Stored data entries
<<<<

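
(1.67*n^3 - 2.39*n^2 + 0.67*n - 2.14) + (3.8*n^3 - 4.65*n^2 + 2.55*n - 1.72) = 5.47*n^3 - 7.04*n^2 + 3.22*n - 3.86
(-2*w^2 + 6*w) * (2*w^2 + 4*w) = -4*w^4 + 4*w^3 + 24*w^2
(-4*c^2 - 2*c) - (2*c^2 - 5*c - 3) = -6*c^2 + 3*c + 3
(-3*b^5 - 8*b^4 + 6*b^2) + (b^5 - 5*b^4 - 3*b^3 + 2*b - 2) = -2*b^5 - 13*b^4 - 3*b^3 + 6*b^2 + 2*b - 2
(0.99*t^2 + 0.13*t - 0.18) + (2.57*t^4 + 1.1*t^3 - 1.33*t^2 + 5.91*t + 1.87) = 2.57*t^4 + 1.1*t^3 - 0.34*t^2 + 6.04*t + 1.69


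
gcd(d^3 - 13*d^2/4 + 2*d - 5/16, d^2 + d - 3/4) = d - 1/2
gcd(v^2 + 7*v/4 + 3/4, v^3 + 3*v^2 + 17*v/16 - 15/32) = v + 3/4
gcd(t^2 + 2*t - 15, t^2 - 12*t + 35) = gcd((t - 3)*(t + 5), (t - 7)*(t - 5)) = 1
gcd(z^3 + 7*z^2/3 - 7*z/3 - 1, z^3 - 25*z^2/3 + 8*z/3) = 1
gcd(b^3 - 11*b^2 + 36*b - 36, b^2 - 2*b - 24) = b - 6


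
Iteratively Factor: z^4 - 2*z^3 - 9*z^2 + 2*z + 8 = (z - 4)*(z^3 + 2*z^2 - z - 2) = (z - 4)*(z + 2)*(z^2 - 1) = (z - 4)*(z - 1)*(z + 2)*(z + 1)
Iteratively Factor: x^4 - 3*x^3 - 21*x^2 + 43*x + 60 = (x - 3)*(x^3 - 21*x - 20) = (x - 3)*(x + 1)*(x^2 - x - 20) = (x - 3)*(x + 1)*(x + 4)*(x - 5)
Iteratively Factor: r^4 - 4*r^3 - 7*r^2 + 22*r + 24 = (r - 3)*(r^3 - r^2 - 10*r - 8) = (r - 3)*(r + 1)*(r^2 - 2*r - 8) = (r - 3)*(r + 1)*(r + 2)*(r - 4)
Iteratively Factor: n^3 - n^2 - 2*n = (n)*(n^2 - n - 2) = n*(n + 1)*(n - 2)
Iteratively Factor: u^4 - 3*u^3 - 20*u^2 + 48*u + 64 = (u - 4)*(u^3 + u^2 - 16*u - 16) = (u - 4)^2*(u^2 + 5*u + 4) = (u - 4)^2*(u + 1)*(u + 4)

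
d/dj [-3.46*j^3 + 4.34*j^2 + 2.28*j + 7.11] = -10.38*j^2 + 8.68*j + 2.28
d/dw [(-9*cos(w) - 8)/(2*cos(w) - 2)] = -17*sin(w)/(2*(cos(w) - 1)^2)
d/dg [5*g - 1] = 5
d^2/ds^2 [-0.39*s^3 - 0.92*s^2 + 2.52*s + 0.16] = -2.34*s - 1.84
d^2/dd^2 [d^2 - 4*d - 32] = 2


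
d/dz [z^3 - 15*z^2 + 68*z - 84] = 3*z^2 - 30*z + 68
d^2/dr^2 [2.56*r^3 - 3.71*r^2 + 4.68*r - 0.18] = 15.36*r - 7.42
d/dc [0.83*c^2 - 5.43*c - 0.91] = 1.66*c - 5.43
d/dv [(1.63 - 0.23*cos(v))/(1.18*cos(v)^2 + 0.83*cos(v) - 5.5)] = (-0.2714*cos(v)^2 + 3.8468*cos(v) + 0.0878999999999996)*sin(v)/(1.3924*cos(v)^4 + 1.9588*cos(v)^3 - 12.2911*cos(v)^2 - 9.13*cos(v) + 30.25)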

>>>>
<<<<

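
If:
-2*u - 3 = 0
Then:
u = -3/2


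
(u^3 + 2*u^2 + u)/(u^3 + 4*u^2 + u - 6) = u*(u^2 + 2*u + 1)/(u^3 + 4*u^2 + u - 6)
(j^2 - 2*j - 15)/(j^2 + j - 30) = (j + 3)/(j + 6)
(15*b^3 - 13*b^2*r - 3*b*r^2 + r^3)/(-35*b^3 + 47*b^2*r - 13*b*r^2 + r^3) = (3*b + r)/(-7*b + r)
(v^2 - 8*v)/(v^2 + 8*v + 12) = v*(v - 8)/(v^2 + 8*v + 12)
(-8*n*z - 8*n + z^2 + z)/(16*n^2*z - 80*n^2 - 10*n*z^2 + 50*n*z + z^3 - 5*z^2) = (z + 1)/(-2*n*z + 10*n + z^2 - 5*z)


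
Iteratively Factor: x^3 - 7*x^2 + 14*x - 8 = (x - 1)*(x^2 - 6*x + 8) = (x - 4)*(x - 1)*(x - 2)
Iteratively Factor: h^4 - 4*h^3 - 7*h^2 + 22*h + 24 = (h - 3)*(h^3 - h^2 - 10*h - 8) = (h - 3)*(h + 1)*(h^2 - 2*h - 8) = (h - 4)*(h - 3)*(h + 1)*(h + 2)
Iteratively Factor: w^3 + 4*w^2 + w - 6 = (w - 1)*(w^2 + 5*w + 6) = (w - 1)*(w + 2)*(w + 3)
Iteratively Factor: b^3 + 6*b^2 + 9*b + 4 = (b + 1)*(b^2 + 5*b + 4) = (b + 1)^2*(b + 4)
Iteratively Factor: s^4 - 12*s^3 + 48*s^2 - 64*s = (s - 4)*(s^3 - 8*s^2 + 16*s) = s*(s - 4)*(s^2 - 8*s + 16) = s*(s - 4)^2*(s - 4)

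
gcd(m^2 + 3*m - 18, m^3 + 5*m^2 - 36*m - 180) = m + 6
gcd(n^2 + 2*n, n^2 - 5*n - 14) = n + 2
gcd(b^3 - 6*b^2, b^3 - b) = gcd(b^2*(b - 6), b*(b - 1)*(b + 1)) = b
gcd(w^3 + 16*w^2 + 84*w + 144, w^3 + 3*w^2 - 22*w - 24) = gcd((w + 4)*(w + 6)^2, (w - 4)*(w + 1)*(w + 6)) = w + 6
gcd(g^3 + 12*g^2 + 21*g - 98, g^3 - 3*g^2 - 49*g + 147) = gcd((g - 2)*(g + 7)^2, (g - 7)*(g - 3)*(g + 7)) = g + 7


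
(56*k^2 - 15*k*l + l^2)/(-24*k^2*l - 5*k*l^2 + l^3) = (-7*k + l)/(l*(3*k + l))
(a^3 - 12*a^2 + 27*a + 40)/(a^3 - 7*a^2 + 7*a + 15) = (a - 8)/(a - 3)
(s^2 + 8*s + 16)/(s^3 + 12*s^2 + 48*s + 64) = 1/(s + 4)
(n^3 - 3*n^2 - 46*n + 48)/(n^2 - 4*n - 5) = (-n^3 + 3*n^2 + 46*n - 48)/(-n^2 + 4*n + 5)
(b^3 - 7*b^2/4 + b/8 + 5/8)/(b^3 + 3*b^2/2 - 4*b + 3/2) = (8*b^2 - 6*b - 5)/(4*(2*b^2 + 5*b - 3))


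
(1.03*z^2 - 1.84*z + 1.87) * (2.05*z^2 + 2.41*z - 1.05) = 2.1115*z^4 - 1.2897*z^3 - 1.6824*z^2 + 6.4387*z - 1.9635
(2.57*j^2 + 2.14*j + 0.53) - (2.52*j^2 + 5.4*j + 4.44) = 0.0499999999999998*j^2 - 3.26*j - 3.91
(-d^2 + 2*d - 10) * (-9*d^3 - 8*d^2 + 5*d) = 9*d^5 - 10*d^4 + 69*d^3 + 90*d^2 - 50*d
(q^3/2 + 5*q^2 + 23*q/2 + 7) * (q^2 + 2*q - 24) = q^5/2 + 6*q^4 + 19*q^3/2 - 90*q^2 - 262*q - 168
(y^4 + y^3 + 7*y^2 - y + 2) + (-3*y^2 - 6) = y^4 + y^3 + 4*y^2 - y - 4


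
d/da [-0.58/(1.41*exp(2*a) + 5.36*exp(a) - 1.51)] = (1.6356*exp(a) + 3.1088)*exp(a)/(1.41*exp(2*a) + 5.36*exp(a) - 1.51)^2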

>>>>

### Aim of the task
Filter the data, keeping only the lines that contain "Factor".

### Written answer
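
Iteratively Factor: z^4 - 2*z^3 - 9*z^2 + 2*z + 8 = (z - 4)*(z^3 + 2*z^2 - z - 2) = (z - 4)*(z + 2)*(z^2 - 1) = (z - 4)*(z - 1)*(z + 2)*(z + 1)
Iteratively Factor: x^4 - 3*x^3 - 21*x^2 + 43*x + 60 = (x - 3)*(x^3 - 21*x - 20) = (x - 3)*(x + 1)*(x^2 - x - 20) = (x - 3)*(x + 1)*(x + 4)*(x - 5)
Iteratively Factor: r^4 - 4*r^3 - 7*r^2 + 22*r + 24 = (r - 3)*(r^3 - r^2 - 10*r - 8) = (r - 3)*(r + 1)*(r^2 - 2*r - 8) = (r - 3)*(r + 1)*(r + 2)*(r - 4)
Iteratively Factor: n^3 - n^2 - 2*n = (n)*(n^2 - n - 2) = n*(n + 1)*(n - 2)
Iteratively Factor: u^4 - 3*u^3 - 20*u^2 + 48*u + 64 = (u - 4)*(u^3 + u^2 - 16*u - 16) = (u - 4)^2*(u^2 + 5*u + 4) = (u - 4)^2*(u + 1)*(u + 4)
Iteratively Factor: x^3 - 7*x^2 + 14*x - 8 = (x - 1)*(x^2 - 6*x + 8) = (x - 4)*(x - 1)*(x - 2)
Iteratively Factor: h^4 - 4*h^3 - 7*h^2 + 22*h + 24 = (h - 3)*(h^3 - h^2 - 10*h - 8) = (h - 3)*(h + 1)*(h^2 - 2*h - 8) = (h - 4)*(h - 3)*(h + 1)*(h + 2)
Iteratively Factor: w^3 + 4*w^2 + w - 6 = (w - 1)*(w^2 + 5*w + 6) = (w - 1)*(w + 2)*(w + 3)
Iteratively Factor: b^3 + 6*b^2 + 9*b + 4 = (b + 1)*(b^2 + 5*b + 4) = (b + 1)^2*(b + 4)
Iteratively Factor: s^4 - 12*s^3 + 48*s^2 - 64*s = (s - 4)*(s^3 - 8*s^2 + 16*s) = s*(s - 4)*(s^2 - 8*s + 16) = s*(s - 4)^2*(s - 4)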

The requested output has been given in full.